╭──
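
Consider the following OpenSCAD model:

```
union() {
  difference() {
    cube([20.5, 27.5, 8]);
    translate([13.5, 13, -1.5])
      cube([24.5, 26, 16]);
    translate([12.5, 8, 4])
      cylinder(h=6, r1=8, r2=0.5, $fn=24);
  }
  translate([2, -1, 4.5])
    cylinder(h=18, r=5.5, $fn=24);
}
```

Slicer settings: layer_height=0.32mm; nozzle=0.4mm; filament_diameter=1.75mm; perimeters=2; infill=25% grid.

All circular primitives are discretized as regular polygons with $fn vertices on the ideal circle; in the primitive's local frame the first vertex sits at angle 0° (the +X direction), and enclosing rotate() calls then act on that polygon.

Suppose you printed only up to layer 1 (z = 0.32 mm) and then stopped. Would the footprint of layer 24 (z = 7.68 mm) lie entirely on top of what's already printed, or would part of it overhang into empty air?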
╰──
╭──
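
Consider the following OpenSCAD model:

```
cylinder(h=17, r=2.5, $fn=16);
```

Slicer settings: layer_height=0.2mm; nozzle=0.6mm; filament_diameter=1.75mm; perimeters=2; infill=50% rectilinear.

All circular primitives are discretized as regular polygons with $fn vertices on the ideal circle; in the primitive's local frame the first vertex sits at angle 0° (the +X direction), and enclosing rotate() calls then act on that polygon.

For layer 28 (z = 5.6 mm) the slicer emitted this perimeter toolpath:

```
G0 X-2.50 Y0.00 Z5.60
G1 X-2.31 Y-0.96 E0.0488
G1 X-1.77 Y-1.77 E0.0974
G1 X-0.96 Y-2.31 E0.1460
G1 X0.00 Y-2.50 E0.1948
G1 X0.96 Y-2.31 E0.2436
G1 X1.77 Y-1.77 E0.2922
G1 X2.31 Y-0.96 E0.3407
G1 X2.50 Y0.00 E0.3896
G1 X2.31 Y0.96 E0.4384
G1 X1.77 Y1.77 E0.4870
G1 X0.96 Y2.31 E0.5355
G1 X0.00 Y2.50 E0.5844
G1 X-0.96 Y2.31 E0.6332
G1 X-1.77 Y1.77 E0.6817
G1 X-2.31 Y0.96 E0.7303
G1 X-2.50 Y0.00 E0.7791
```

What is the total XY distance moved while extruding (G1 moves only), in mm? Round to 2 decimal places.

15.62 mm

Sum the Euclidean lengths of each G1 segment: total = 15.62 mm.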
╰──
╭──
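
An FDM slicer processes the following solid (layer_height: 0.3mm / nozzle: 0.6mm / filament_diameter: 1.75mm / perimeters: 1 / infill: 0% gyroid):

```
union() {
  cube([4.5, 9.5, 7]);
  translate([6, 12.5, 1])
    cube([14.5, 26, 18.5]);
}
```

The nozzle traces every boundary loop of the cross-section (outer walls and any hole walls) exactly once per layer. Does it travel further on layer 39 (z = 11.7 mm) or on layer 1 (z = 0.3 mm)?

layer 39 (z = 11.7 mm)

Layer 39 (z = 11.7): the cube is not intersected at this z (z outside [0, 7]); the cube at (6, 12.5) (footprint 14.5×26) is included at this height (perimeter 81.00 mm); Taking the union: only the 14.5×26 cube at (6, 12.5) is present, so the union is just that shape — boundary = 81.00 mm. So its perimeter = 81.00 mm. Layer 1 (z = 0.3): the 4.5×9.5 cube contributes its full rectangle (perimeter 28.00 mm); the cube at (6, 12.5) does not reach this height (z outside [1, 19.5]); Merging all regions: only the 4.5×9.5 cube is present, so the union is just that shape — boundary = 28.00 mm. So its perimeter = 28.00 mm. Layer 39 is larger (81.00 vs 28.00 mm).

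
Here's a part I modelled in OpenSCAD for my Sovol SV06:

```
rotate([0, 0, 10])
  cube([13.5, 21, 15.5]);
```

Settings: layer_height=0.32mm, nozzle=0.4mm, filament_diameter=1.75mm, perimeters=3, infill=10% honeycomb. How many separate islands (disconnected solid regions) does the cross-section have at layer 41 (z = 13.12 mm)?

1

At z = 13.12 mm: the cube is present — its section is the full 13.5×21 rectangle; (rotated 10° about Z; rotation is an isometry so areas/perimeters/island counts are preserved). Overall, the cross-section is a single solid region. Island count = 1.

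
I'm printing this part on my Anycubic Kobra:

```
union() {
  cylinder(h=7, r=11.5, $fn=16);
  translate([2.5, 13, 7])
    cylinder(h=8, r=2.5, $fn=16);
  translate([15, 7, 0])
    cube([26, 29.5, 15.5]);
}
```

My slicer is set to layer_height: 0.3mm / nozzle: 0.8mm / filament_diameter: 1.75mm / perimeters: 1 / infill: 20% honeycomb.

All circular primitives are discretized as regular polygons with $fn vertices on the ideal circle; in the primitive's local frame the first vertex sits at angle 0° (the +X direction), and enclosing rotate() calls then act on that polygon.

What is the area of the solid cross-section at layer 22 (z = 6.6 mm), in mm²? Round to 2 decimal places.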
╰──
▸ Goal of the exercise: Say how many lines of the records contain the word "part", and give no other output.

▸ Answer to this task: 3